■ ACTIVITY: Please report how many lines of the following entries hold the word "left", giving the number alone.
((
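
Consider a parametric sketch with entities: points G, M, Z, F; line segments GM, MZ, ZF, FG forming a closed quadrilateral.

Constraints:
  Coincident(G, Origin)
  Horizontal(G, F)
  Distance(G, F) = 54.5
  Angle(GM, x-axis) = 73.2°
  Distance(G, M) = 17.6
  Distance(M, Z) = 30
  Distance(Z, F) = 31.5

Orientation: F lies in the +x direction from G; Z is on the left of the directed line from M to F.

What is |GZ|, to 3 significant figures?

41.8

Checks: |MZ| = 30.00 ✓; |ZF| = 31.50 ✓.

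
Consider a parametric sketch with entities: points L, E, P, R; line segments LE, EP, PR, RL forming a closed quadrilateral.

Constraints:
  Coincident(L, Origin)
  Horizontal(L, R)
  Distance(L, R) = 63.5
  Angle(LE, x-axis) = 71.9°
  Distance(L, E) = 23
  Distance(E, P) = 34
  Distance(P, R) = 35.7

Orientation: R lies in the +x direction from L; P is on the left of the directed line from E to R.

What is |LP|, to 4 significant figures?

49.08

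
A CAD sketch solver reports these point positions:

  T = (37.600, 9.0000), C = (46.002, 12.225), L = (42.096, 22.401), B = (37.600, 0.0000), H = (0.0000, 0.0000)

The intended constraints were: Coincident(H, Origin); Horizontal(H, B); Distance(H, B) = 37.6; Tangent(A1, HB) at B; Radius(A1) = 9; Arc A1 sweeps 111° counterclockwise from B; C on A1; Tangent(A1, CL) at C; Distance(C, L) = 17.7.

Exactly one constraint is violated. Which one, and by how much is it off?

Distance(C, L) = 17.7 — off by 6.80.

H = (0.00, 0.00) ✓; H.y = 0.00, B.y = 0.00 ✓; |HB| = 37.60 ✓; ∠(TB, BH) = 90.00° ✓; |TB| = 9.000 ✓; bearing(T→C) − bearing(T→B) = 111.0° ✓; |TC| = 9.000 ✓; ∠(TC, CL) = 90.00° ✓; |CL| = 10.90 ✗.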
))
■ RESPONSE TO THE TASK: 2